┌─ SOURCE RECORDS

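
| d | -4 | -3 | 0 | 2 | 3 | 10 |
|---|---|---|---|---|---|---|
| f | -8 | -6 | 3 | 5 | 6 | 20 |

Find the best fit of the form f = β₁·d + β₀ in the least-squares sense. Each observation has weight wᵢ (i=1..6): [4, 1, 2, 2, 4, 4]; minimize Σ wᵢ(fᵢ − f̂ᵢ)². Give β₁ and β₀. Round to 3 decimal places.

Sums needed: Σwᵢ·d·d = 517, Σwᵢ·d = 37, Σwᵢ·1 = 17.
Right-hand side: Σwᵢ·d·f = 1038, Σwᵢ·f = 82.
So MᵀWM·[β₁, β₀]ᵀ = MᵀWf: [[517, 37]; [37, 17]]·[β₁, β₀]ᵀ = [1038, 82]ᵀ.
Determinant 517·17 − 37² = 7420.
β₁ = (1038·17 − 37·82)/7420 = 3653/1855; β₀ = (517·82 − 37·1038)/7420 = 997/1855.

β₁ = 1.969, β₀ = 0.537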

└─

• [EXERCISE DETAILS] Print out each record above exactly, with nothing omitted.

• [EXERCISE RESPONSE]
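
| d | -4 | -3 | 0 | 2 | 3 | 10 |
|---|---|---|---|---|---|---|
| f | -8 | -6 | 3 | 5 | 6 | 20 |

Find the best fit of the form f = β₁·d + β₀ in the least-squares sense. Each observation has weight wᵢ (i=1..6): [4, 1, 2, 2, 4, 4]; minimize Σ wᵢ(fᵢ − f̂ᵢ)². Give β₁ and β₀. Round to 3 decimal places.

Sums needed: Σwᵢ·d·d = 517, Σwᵢ·d = 37, Σwᵢ·1 = 17.
Right-hand side: Σwᵢ·d·f = 1038, Σwᵢ·f = 82.
So MᵀWM·[β₁, β₀]ᵀ = MᵀWf: [[517, 37]; [37, 17]]·[β₁, β₀]ᵀ = [1038, 82]ᵀ.
Determinant 517·17 − 37² = 7420.
β₁ = (1038·17 − 37·82)/7420 = 3653/1855; β₀ = (517·82 − 37·1038)/7420 = 997/1855.

β₁ = 1.969, β₀ = 0.537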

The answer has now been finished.